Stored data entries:
*** Block opens ***
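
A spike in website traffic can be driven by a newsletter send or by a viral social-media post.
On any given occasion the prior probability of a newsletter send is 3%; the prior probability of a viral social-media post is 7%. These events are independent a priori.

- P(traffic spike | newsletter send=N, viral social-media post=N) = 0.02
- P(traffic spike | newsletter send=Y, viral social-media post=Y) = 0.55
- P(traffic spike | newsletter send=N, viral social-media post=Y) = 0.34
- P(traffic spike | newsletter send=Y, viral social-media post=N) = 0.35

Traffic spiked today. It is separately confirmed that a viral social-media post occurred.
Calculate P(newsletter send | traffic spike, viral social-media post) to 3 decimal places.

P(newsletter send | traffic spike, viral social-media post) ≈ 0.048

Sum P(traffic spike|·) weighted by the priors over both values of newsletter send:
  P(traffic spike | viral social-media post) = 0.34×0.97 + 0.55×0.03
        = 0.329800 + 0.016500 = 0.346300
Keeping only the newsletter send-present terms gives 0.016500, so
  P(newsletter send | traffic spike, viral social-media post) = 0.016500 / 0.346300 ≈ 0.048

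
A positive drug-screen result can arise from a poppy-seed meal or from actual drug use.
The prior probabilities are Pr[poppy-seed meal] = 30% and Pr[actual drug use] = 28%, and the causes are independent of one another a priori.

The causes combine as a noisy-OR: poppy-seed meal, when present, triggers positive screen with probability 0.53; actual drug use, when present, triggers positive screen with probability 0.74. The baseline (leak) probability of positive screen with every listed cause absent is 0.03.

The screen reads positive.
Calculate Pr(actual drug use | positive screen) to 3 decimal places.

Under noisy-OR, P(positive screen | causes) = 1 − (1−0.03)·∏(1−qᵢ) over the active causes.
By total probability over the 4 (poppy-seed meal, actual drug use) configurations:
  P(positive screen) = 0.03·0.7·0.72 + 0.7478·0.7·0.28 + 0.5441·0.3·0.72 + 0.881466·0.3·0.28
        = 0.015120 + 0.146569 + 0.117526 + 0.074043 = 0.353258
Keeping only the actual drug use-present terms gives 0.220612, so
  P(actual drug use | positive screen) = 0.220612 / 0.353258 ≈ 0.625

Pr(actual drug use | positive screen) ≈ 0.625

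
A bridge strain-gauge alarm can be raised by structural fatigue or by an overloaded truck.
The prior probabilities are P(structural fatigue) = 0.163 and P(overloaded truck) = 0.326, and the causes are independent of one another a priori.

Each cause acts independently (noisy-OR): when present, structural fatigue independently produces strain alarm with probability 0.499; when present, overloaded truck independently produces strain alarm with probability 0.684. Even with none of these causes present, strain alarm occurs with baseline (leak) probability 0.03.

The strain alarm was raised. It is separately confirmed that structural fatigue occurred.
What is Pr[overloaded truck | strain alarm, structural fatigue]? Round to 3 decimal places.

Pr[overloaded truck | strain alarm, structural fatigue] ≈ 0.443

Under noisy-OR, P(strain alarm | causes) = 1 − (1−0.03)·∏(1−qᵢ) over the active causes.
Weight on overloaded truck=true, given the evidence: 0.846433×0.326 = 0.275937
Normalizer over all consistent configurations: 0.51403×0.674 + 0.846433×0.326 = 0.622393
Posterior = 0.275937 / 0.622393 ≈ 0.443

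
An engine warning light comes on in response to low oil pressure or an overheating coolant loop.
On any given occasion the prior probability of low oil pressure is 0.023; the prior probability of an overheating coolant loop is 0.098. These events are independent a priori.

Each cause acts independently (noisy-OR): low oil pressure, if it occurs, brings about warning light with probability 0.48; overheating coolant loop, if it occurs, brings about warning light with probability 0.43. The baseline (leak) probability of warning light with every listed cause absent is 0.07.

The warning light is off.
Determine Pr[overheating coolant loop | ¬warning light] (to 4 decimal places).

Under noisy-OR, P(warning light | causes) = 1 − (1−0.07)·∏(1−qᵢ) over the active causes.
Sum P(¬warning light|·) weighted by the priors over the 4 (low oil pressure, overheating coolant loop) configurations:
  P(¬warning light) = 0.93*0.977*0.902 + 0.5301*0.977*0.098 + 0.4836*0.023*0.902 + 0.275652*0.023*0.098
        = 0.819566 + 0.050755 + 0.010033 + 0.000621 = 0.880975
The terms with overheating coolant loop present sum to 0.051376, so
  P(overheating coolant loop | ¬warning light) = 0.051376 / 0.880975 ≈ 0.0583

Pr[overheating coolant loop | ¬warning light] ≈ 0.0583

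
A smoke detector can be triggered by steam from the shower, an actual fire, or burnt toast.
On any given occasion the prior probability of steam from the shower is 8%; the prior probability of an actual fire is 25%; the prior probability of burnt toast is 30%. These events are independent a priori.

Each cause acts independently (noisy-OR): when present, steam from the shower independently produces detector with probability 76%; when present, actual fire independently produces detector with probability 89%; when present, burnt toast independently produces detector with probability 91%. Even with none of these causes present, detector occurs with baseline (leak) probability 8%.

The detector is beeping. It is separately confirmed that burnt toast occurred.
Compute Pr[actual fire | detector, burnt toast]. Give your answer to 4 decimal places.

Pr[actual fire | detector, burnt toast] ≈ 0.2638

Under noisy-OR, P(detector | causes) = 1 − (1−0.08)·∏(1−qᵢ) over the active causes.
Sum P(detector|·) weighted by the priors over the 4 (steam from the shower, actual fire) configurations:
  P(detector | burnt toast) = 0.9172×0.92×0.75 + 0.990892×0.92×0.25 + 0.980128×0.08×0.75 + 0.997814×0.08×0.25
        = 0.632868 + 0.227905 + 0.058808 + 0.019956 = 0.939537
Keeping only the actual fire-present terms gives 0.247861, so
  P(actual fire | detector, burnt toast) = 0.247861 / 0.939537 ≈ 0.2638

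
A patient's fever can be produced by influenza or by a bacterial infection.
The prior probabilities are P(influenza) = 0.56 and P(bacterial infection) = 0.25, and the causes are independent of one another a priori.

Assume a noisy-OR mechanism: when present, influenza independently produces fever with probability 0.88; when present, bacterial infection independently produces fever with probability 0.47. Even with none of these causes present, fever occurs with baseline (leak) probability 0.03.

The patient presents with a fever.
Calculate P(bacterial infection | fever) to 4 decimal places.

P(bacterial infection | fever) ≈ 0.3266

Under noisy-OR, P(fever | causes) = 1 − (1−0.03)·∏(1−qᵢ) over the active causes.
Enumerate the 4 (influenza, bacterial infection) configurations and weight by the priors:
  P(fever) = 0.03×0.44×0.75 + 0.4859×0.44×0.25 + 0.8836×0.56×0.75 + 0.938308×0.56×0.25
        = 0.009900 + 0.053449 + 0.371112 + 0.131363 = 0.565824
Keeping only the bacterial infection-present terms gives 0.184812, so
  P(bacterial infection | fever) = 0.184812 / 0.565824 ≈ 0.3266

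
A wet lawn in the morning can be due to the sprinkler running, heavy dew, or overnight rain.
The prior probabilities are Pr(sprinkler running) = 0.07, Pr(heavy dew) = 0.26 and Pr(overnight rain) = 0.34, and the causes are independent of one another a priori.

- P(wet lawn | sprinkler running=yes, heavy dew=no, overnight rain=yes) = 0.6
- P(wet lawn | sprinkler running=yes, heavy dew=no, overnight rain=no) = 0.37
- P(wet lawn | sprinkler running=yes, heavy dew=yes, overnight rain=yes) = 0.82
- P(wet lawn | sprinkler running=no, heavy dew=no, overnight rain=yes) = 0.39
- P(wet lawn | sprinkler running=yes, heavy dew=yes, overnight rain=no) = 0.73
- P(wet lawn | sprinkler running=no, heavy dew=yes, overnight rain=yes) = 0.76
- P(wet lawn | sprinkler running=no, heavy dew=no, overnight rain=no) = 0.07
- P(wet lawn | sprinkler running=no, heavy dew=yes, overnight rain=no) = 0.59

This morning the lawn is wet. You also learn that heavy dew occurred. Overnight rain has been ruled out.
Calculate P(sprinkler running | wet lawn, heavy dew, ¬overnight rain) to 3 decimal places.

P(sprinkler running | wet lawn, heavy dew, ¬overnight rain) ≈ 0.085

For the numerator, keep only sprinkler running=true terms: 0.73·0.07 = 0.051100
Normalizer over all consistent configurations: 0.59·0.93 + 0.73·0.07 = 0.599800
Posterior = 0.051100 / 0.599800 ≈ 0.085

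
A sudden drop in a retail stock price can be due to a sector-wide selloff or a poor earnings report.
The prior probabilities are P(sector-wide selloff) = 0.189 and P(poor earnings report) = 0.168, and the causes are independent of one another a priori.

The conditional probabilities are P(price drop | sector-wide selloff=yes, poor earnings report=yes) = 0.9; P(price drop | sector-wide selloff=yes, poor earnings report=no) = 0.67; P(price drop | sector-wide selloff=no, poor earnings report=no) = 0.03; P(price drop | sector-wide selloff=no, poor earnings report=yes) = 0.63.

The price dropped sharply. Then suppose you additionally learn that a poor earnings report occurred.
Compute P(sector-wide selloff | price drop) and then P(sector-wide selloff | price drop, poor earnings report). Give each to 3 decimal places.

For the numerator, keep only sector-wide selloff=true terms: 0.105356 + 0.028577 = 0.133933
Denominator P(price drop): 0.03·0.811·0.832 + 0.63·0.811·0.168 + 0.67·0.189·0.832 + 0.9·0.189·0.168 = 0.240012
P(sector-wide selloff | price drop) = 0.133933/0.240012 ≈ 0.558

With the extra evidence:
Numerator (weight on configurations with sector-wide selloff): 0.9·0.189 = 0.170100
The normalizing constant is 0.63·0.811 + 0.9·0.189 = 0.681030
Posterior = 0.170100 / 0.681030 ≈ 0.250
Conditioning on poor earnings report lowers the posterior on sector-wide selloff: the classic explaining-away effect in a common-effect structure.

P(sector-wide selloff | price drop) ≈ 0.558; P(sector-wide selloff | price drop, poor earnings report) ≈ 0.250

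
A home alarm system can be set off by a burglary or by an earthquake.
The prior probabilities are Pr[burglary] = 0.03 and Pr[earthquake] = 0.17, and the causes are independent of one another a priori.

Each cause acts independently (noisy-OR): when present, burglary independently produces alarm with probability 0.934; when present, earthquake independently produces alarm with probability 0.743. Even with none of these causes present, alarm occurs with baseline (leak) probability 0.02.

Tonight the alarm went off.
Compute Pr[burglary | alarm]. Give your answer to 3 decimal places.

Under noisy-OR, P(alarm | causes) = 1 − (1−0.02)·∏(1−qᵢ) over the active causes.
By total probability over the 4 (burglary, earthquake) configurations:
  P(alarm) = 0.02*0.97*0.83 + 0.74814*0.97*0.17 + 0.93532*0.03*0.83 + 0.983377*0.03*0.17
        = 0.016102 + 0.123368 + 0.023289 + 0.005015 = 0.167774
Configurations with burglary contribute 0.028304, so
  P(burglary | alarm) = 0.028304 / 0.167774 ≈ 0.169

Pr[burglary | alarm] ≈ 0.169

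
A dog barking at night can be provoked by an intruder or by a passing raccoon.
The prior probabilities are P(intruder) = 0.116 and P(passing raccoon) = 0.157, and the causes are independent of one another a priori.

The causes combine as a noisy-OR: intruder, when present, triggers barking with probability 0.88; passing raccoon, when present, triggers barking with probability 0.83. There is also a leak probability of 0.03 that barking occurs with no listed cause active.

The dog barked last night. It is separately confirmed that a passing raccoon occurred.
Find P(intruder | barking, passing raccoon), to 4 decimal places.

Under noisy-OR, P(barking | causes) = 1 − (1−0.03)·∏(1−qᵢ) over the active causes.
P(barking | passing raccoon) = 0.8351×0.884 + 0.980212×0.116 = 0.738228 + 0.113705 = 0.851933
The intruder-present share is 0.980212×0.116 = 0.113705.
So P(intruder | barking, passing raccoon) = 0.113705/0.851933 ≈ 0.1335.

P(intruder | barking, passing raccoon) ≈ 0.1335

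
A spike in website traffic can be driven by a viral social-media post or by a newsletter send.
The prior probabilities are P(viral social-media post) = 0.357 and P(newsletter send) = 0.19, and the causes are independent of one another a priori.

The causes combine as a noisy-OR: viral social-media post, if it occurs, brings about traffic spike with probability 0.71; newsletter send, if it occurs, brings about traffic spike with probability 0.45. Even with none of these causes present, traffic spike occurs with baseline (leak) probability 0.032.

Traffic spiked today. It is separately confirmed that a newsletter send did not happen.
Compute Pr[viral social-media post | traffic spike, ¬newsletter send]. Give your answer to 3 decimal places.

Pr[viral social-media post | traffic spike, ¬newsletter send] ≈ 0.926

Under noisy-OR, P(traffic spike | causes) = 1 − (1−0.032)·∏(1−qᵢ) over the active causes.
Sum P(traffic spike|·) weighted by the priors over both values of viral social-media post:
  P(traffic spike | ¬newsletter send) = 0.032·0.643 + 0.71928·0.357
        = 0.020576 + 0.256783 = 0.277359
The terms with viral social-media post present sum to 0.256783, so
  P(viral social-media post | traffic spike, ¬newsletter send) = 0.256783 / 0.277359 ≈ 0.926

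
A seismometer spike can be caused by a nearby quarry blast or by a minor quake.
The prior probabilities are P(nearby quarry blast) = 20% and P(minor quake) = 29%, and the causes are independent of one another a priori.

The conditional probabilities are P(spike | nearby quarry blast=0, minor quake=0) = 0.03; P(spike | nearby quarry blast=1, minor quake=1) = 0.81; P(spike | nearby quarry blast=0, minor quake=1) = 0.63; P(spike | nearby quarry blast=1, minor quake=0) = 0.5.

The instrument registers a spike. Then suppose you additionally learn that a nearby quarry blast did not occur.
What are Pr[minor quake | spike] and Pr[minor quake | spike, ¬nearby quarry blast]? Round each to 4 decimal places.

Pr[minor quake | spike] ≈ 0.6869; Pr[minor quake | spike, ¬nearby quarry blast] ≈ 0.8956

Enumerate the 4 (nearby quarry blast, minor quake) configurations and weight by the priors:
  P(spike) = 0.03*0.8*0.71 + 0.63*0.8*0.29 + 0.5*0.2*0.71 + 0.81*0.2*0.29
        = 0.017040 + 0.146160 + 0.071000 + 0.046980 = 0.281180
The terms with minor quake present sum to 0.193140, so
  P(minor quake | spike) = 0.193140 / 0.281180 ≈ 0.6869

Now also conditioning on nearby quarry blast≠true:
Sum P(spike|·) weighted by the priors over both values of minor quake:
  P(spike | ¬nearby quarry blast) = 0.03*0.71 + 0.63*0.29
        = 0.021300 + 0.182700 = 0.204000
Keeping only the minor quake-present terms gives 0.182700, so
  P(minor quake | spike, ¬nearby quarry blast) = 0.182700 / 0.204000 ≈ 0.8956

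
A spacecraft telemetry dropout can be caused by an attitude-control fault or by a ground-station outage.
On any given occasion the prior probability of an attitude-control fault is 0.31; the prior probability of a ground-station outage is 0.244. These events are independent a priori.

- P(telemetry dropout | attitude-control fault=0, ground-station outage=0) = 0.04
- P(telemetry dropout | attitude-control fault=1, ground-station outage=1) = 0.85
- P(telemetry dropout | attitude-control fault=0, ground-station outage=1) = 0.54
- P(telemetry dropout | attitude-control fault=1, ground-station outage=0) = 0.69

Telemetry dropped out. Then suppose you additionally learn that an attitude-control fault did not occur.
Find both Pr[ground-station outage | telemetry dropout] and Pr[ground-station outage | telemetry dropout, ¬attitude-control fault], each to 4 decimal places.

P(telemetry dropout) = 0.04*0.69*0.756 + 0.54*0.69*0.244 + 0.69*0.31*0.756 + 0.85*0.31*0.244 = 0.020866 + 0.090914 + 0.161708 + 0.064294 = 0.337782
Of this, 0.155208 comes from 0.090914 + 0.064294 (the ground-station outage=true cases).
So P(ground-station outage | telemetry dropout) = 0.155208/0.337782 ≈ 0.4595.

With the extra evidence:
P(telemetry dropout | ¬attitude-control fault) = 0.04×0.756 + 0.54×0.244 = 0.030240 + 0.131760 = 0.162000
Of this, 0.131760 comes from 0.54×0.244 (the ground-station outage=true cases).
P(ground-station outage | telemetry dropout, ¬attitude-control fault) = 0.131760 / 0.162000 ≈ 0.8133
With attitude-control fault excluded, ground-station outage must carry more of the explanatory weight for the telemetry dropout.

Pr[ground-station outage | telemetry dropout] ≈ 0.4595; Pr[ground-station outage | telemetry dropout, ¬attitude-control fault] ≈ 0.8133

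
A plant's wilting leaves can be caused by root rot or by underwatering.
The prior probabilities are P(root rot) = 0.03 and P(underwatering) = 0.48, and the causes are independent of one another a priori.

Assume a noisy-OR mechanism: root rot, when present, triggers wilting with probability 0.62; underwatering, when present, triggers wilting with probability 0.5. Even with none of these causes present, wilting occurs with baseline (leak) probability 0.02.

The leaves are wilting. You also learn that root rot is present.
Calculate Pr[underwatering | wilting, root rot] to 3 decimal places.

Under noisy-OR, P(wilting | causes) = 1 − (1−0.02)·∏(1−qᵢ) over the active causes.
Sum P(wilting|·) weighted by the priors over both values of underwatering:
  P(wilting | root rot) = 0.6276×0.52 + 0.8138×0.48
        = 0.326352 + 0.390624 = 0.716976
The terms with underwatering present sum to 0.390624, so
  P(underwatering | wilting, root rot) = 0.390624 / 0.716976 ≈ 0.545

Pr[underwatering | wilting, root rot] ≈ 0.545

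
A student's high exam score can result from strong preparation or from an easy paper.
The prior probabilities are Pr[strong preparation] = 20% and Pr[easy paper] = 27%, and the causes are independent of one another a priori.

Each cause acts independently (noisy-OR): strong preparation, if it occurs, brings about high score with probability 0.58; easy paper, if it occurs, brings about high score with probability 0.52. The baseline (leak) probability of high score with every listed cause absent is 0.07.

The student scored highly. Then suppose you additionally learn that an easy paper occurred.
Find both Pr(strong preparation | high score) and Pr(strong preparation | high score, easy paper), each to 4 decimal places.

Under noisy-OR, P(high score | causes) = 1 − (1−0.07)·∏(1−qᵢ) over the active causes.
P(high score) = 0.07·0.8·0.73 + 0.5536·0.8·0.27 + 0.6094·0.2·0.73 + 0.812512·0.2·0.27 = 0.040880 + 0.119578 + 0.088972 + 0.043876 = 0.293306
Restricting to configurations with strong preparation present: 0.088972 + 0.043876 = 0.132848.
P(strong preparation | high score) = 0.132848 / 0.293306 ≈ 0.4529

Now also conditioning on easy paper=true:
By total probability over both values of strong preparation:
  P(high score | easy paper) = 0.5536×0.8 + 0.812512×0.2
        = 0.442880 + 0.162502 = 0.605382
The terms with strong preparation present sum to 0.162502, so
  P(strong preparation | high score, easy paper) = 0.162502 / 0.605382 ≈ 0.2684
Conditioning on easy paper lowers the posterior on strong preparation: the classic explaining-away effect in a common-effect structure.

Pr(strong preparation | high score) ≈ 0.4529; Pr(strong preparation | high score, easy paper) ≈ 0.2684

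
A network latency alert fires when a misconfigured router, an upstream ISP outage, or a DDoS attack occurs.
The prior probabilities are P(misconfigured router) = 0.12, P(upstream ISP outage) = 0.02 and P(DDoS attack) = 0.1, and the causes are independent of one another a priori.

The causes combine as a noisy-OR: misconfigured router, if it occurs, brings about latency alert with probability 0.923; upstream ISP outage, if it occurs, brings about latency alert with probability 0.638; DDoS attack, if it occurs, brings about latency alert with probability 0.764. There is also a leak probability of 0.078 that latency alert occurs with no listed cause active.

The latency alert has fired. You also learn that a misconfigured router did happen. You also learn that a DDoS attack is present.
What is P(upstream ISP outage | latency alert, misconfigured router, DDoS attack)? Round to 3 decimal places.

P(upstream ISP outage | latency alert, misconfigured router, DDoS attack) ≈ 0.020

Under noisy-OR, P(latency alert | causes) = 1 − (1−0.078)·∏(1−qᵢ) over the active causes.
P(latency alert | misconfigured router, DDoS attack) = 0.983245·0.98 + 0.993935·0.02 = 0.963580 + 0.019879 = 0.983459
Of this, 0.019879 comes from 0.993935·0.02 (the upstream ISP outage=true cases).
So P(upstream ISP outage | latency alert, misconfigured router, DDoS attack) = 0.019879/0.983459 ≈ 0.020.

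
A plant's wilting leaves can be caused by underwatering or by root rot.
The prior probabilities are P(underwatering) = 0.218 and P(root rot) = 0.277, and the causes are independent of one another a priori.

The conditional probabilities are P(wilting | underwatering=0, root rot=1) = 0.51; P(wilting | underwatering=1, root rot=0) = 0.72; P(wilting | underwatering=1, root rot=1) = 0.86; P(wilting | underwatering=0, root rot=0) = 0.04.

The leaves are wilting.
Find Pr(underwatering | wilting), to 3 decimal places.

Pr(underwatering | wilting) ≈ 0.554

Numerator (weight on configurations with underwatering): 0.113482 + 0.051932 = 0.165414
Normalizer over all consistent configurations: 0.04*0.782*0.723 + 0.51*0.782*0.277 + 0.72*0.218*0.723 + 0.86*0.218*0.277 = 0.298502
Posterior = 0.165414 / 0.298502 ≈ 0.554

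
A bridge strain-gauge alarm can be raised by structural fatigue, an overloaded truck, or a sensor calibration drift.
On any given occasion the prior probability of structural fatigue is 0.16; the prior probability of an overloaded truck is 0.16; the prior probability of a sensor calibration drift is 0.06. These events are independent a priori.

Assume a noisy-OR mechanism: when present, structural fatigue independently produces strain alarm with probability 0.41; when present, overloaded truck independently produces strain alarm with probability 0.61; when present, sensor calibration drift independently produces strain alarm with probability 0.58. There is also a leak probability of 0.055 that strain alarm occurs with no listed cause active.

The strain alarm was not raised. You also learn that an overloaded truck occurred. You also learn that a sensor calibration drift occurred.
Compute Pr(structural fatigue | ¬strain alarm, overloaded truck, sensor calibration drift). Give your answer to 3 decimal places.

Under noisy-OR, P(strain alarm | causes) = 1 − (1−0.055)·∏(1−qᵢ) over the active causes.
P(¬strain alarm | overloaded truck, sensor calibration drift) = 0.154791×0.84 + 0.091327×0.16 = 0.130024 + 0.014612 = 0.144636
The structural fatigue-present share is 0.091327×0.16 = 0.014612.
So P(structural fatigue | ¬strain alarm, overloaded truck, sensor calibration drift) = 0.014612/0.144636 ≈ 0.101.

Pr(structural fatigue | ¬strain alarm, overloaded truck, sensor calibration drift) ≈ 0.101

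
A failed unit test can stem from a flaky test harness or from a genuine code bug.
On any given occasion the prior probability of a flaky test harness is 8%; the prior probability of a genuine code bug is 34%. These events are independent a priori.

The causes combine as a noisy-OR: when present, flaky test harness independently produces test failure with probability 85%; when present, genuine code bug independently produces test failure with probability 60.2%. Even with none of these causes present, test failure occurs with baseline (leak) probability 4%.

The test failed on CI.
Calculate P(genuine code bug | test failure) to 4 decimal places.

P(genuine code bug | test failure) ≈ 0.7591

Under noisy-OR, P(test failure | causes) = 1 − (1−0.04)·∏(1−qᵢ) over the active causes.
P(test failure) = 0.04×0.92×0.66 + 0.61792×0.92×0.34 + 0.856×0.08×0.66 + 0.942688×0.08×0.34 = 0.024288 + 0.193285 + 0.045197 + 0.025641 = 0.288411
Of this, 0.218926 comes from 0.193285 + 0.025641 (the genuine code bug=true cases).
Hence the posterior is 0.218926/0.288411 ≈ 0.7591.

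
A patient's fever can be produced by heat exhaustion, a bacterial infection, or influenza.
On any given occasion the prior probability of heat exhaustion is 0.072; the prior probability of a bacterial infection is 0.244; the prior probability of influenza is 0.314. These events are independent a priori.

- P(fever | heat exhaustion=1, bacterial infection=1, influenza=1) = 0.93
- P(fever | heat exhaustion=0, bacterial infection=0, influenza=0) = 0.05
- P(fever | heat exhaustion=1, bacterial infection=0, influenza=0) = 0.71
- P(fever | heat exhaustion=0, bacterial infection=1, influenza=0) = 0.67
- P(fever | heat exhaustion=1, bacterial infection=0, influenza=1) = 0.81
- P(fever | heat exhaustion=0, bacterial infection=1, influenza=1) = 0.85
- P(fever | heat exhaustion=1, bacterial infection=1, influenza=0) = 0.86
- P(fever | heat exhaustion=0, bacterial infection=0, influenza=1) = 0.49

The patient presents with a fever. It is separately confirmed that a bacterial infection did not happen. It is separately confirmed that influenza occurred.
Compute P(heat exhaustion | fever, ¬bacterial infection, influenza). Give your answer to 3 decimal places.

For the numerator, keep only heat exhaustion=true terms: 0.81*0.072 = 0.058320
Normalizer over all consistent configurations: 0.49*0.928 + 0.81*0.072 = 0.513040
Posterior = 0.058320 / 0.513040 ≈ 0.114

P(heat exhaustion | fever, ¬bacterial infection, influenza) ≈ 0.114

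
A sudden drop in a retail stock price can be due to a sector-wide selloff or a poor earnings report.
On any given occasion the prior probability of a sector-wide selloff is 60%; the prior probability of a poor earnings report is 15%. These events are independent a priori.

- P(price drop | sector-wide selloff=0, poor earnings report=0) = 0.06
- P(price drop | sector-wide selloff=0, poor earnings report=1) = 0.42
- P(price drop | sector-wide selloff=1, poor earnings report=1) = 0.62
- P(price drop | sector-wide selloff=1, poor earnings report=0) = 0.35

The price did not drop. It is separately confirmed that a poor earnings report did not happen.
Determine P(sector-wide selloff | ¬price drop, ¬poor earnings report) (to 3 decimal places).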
*** Block closes ***
TASK PROMPT: Once you reach the line with "A spike in website traffic can be driven by a viral" in the data above, copy it and every line after it exactly, up to and including the line with "The prior probabilities are P(viral".

SOLUTION TO THE EXERCISE:
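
A spike in website traffic can be driven by a viral social-media post or by a newsletter send.
The prior probabilities are P(viral social-media post) = 0.357 and P(newsletter send) = 0.19, and the causes are independent of one another a priori.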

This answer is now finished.